The problem
Give again, word for word, every line in the entries below from the line with "5. create(a)" up to and including the line with "11. truncate(b, 3)", and no other line.

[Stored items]
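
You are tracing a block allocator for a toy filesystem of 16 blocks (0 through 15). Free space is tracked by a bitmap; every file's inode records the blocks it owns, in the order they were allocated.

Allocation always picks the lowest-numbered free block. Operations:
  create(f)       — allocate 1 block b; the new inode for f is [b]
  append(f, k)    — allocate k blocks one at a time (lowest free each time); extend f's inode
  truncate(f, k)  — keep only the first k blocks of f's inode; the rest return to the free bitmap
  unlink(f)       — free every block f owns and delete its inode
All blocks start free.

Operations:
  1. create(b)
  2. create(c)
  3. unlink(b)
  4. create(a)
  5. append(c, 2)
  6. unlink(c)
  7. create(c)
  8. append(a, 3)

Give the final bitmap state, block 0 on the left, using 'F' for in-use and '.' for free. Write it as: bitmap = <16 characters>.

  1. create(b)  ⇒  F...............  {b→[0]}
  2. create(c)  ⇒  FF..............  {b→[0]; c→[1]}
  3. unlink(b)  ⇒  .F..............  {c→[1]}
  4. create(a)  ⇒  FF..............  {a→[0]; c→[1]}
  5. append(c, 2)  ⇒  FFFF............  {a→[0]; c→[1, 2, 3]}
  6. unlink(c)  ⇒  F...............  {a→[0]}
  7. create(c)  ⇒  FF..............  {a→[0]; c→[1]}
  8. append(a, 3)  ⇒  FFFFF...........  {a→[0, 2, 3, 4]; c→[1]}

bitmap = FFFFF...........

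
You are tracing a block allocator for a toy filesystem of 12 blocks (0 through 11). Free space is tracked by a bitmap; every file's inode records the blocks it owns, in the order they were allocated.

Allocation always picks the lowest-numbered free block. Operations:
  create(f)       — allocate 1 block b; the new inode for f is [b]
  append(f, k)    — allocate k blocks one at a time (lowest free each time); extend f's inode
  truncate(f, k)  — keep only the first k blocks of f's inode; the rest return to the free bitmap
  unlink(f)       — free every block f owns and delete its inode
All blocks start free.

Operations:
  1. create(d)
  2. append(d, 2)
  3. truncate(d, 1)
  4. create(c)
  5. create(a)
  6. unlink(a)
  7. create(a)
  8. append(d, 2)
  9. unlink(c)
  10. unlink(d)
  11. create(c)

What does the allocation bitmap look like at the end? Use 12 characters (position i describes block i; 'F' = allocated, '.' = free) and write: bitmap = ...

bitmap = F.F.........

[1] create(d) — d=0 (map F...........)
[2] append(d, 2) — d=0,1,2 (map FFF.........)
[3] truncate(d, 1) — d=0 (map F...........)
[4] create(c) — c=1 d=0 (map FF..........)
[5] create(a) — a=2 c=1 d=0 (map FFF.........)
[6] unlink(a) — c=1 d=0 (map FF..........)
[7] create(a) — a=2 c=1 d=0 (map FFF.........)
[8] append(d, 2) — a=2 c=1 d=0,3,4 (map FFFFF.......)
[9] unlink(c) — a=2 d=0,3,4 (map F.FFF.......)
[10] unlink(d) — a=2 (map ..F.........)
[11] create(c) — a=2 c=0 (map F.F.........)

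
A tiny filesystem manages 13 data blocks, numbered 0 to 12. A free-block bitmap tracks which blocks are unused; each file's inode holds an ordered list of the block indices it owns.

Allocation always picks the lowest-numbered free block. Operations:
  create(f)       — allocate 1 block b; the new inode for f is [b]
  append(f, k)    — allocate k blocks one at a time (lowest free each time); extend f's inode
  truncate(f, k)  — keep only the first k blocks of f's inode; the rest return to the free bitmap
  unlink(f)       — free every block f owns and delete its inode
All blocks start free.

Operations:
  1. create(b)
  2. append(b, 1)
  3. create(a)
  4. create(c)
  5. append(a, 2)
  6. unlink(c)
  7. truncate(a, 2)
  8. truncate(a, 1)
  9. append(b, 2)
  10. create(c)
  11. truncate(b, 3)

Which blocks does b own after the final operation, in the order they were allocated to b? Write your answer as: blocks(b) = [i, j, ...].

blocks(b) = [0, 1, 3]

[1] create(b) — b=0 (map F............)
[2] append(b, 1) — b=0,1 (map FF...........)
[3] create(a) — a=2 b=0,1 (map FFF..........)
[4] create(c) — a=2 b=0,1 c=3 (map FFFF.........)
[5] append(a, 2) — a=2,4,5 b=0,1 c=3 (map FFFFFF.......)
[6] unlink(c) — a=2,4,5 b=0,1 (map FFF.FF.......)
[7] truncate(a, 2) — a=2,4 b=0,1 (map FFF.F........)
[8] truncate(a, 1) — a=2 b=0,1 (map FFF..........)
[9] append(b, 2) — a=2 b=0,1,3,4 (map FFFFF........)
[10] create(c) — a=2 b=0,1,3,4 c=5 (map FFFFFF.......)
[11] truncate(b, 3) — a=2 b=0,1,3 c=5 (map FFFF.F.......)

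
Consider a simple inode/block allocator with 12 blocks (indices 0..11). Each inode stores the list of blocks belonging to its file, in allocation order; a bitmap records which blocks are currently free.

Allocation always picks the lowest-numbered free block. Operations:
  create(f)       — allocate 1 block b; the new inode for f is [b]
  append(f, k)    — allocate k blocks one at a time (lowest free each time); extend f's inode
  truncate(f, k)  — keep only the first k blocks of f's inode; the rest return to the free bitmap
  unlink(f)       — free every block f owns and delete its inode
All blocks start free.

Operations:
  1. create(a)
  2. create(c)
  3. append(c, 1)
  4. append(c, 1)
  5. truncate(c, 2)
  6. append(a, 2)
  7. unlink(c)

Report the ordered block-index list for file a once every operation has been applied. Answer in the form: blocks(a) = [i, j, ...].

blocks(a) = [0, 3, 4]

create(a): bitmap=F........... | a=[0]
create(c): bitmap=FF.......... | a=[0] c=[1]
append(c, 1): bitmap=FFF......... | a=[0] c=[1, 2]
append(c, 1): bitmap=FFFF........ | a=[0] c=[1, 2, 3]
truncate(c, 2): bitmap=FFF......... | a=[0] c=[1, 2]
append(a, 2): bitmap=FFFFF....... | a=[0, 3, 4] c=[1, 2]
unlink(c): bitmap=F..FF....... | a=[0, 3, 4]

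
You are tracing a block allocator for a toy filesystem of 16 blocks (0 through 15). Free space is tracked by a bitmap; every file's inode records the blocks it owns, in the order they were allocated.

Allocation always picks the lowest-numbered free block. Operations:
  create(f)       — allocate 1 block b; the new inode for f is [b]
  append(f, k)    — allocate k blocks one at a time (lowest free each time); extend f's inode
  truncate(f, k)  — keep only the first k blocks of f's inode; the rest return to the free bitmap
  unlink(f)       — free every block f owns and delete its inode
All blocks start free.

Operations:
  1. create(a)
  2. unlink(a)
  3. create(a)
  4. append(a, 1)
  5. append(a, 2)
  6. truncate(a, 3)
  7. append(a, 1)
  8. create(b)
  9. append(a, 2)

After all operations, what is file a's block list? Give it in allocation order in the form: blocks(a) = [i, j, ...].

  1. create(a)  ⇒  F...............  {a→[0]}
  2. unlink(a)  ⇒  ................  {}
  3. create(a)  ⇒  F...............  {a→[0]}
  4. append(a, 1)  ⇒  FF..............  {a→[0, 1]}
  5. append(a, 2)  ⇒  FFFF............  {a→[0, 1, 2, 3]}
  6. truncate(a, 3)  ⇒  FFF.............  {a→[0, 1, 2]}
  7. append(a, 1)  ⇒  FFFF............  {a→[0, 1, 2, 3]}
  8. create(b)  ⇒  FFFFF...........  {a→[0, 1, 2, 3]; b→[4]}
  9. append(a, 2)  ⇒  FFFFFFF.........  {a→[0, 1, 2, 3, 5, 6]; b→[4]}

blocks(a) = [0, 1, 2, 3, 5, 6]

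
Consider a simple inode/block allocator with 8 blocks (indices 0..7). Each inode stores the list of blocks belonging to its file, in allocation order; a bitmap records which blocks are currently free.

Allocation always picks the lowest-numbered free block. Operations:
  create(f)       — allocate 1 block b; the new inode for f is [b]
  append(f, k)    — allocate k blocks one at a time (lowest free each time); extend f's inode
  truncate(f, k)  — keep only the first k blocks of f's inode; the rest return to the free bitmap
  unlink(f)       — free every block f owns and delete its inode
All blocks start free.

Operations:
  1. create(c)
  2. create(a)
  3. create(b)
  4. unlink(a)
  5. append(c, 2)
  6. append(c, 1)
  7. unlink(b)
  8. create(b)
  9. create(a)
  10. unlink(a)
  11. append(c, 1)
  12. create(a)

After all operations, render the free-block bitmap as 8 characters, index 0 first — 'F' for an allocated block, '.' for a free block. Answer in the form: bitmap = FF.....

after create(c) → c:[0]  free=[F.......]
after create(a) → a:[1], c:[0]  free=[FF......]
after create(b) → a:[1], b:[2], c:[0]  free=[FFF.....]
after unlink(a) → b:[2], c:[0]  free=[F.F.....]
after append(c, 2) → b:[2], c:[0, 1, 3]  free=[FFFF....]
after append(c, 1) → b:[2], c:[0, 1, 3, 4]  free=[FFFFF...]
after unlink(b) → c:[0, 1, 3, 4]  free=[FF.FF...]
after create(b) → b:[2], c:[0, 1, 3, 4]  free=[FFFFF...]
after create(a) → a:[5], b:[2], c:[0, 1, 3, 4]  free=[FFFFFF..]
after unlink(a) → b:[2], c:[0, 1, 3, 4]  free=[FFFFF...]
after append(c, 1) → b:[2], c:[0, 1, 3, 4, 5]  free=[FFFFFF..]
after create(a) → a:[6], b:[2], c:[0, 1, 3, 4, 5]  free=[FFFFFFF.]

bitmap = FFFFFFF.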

Task solution
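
  5. create(a)
  6. unlink(a)
  7. create(a)
  8. append(d, 2)
  9. unlink(c)
  10. unlink(d)
  11. create(c)

What does the allocation bitmap look like at the end? Use 12 characters (position i describes block i; 'F' = allocated, '.' = free) and write: bitmap = ...

bitmap = F.F.........

[1] create(d) — d=0 (map F...........)
[2] append(d, 2) — d=0,1,2 (map FFF.........)
[3] truncate(d, 1) — d=0 (map F...........)
[4] create(c) — c=1 d=0 (map FF..........)
[5] create(a) — a=2 c=1 d=0 (map FFF.........)
[6] unlink(a) — c=1 d=0 (map FF..........)
[7] create(a) — a=2 c=1 d=0 (map FFF.........)
[8] append(d, 2) — a=2 c=1 d=0,3,4 (map FFFFF.......)
[9] unlink(c) — a=2 d=0,3,4 (map F.FFF.......)
[10] unlink(d) — a=2 (map ..F.........)
[11] create(c) — a=2 c=0 (map F.F.........)

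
A tiny filesystem manages 13 data blocks, numbered 0 to 12. A free-block bitmap tracks which blocks are unused; each file's inode holds an ordered list of the block indices it owns.

Allocation always picks the lowest-numbered free block. Operations:
  create(f)       — allocate 1 block b; the new inode for f is [b]
  append(f, k)    — allocate k blocks one at a time (lowest free each time); extend f's inode
  truncate(f, k)  — keep only the first k blocks of f's inode; the rest return to the free bitmap
  unlink(f)       — free every block f owns and delete its inode
All blocks start free.

Operations:
  1. create(b)
  2. append(b, 1)
  3. create(a)
  4. create(c)
  5. append(a, 2)
  6. unlink(c)
  7. truncate(a, 2)
  8. truncate(a, 1)
  9. append(b, 2)
  10. create(c)
  11. truncate(b, 3)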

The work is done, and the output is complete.